### Work to be completed
Each record is to be given again without alteration.

(Records from a collection)
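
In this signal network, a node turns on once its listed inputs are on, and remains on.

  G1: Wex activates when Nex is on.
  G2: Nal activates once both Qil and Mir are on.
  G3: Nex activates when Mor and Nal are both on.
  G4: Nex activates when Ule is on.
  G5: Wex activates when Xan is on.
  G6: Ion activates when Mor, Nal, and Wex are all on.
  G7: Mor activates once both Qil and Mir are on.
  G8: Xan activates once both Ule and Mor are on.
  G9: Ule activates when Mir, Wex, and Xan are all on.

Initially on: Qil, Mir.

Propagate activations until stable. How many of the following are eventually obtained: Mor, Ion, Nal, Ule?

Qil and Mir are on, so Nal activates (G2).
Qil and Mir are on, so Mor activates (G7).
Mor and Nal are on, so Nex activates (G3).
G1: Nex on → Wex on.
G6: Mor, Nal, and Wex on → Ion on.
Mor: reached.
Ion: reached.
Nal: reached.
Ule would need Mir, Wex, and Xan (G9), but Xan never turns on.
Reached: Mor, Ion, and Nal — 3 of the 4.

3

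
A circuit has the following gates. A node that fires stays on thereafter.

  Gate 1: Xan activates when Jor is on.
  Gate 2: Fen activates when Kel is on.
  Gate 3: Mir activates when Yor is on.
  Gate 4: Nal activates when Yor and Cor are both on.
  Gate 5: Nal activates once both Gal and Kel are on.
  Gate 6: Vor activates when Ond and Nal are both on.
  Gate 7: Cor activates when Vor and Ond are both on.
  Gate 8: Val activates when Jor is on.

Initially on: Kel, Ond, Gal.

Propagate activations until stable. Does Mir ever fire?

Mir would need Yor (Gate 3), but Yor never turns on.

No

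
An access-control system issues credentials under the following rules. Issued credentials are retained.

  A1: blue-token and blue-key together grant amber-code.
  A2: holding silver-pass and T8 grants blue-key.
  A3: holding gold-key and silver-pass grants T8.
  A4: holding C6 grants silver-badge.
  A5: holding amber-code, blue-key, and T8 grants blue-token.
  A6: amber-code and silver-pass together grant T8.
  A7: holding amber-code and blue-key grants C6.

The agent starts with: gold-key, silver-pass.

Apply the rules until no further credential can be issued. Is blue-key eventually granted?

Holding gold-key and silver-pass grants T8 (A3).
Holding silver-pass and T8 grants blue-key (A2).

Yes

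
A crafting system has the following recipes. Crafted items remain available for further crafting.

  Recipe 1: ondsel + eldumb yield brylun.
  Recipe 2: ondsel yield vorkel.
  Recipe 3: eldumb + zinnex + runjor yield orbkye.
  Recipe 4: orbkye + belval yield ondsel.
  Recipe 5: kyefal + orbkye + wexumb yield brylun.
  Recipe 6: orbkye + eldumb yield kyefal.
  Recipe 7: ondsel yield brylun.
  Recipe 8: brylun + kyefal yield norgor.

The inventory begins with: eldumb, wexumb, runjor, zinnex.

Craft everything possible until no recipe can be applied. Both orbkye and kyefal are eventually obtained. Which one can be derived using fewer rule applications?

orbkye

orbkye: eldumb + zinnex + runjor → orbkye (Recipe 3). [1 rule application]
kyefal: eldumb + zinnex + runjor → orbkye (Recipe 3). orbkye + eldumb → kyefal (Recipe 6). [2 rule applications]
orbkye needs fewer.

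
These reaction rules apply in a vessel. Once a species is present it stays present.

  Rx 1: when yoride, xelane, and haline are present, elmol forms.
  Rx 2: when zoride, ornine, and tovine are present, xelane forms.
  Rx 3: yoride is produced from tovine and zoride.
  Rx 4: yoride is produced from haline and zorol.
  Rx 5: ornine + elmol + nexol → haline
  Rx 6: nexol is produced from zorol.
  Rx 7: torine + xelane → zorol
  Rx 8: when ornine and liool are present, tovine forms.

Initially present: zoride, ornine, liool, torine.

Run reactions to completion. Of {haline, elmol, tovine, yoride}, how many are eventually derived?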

### Written answer
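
In this signal network, a node turns on once its listed inputs are on, and remains on.

  G1: Wex activates when Nex is on.
  G2: Nal activates once both Qil and Mir are on.
  G3: Nex activates when Mor and Nal are both on.
  G4: Nex activates when Ule is on.
  G5: Wex activates when Xan is on.
  G6: Ion activates when Mor, Nal, and Wex are all on.
  G7: Mor activates once both Qil and Mir are on.
  G8: Xan activates once both Ule and Mor are on.
  G9: Ule activates when Mir, Wex, and Xan are all on.

Initially on: Qil, Mir.

Propagate activations until stable. How many of the following are eventually obtained: Mor, Ion, Nal, Ule?

Qil and Mir are on, so Nal activates (G2).
Qil and Mir are on, so Mor activates (G7).
Mor and Nal are on, so Nex activates (G3).
G1: Nex on → Wex on.
G6: Mor, Nal, and Wex on → Ion on.
Mor: reached.
Ion: reached.
Nal: reached.
Ule would need Mir, Wex, and Xan (G9), but Xan never turns on.
Reached: Mor, Ion, and Nal — 3 of the 4.

3

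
A circuit has the following gates. A node that fires stays on thereafter.

  Gate 1: Xan activates when Jor is on.
  Gate 2: Fen activates when Kel is on.
  Gate 3: Mir activates when Yor is on.
  Gate 4: Nal activates when Yor and Cor are both on.
  Gate 5: Nal activates once both Gal and Kel are on.
  Gate 6: Vor activates when Ond and Nal are both on.
  Gate 7: Cor activates when Vor and Ond are both on.
  Gate 8: Val activates when Jor is on.

Initially on: Kel, Ond, Gal.

Propagate activations until stable. Does Mir ever fire?

Mir would need Yor (Gate 3), but Yor never turns on.

No

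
An access-control system issues credentials under the following rules. Issued credentials are retained.

  A1: blue-token and blue-key together grant amber-code.
  A2: holding silver-pass and T8 grants blue-key.
  A3: holding gold-key and silver-pass grants T8.
  A4: holding C6 grants silver-badge.
  A5: holding amber-code, blue-key, and T8 grants blue-token.
  A6: amber-code and silver-pass together grant T8.
  A7: holding amber-code and blue-key grants C6.

The agent starts with: gold-key, silver-pass.

Apply the rules until no further credential can be issued. Is blue-key eventually granted?

Holding gold-key and silver-pass grants T8 (A3).
Holding silver-pass and T8 grants blue-key (A2).

Yes

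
A crafting system has the following recipes. Crafted items remain available for further crafting.

  Recipe 1: ondsel + eldumb yield brylun.
  Recipe 2: ondsel yield vorkel.
  Recipe 3: eldumb + zinnex + runjor yield orbkye.
  Recipe 4: orbkye + belval yield ondsel.
  Recipe 5: kyefal + orbkye + wexumb yield brylun.
  Recipe 6: orbkye + eldumb yield kyefal.
  Recipe 7: ondsel yield brylun.
  Recipe 8: brylun + kyefal yield norgor.

The inventory begins with: eldumb, wexumb, runjor, zinnex.

Craft everything possible until no recipe can be applied. Both orbkye and kyefal are eventually obtained. Which one can be derived using fewer rule applications?

orbkye

orbkye: eldumb + zinnex + runjor → orbkye (Recipe 3). [1 rule application]
kyefal: eldumb + zinnex + runjor → orbkye (Recipe 3). orbkye + eldumb → kyefal (Recipe 6). [2 rule applications]
orbkye needs fewer.

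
These reaction rules apply in a vessel. Once a species is present it stays present.

  Rx 1: when yoride, xelane, and haline are present, elmol forms.
  Rx 2: when zoride, ornine, and tovine are present, xelane forms.
  Rx 3: yoride is produced from tovine and zoride.
  Rx 4: yoride is produced from haline and zorol.
  Rx 5: ornine + elmol + nexol → haline
  Rx 6: nexol is produced from zorol.
  Rx 7: torine + xelane → zorol
  Rx 8: when ornine and liool are present, tovine forms.

Initially present: zoride, ornine, liool, torine.

Run reactions to completion. Of {haline, elmol, tovine, yoride}, how many are eventually derived?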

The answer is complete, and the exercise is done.